[[ Data for this task, beginning ]]
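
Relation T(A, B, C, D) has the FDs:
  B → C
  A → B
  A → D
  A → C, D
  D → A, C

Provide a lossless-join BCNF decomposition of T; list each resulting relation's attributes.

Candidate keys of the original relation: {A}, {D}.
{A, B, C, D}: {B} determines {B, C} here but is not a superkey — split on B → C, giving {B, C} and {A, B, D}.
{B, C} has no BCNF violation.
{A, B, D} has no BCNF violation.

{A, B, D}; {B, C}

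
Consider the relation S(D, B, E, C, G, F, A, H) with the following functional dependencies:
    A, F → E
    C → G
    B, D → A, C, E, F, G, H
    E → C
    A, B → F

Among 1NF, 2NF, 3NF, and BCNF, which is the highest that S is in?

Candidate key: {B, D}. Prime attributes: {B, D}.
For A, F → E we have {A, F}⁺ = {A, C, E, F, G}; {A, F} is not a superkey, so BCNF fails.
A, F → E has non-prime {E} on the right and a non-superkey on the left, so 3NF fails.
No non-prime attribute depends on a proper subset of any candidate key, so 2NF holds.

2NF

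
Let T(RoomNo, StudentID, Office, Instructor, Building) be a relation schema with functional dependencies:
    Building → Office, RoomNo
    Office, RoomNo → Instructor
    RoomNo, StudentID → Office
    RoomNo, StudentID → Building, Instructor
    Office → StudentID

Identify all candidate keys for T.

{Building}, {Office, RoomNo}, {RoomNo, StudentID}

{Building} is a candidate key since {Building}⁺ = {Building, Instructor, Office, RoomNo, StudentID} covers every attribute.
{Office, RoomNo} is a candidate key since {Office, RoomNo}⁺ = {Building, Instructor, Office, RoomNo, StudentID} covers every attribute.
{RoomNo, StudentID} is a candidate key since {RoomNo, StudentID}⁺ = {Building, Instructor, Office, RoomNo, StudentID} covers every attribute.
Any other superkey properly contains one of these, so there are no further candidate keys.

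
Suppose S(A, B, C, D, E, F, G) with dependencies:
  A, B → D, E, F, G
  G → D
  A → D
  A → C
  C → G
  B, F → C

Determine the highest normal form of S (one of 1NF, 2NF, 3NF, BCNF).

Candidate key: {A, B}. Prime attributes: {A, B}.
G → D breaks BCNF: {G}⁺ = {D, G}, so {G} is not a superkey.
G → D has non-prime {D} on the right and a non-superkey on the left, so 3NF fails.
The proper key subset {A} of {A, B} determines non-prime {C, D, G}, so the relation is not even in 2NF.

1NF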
[[ Data for this task, end ]]
[[ Data for this task, beginning ]]
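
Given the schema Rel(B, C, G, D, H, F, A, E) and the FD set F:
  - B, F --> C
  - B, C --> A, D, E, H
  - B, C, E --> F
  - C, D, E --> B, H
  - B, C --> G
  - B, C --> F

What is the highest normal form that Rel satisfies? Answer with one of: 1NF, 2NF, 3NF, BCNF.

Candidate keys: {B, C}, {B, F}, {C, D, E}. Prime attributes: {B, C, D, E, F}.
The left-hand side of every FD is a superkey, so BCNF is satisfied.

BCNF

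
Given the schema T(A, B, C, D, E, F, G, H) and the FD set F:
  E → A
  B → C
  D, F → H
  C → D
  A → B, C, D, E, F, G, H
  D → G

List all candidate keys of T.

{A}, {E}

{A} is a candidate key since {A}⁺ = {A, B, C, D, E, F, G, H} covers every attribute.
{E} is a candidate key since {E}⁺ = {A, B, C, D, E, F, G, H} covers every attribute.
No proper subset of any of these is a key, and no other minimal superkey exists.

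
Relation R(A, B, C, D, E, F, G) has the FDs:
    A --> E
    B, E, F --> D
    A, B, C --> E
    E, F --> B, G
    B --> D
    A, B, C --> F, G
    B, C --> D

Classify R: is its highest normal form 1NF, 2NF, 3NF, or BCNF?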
[[ Data for this task, end ]]
[[ Data for this task, beginning ]]
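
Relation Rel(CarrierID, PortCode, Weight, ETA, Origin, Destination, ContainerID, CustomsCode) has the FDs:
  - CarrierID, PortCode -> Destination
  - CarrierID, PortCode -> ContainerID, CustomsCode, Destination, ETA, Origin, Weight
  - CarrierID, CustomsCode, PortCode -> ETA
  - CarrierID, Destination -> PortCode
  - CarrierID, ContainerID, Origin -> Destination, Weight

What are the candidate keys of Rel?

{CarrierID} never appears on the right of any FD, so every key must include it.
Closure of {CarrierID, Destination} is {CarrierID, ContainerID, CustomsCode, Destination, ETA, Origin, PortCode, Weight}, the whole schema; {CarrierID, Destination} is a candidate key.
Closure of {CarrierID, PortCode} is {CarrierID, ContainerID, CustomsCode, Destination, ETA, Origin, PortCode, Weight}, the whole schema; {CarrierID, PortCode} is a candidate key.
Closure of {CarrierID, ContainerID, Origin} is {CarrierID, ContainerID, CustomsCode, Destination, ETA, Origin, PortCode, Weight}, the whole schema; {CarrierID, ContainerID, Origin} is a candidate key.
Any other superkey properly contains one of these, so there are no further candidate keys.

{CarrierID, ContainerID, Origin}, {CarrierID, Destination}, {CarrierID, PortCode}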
[[ Data for this task, end ]]
● **Exercise**
Check each line of the entries for "Given" and copy those that have it.

● **Solution below**
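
Given the schema Rel(B, C, G, D, H, F, A, E) and the FD set F:
Given the schema T(A, B, C, D, E, F, G, H) and the FD set F: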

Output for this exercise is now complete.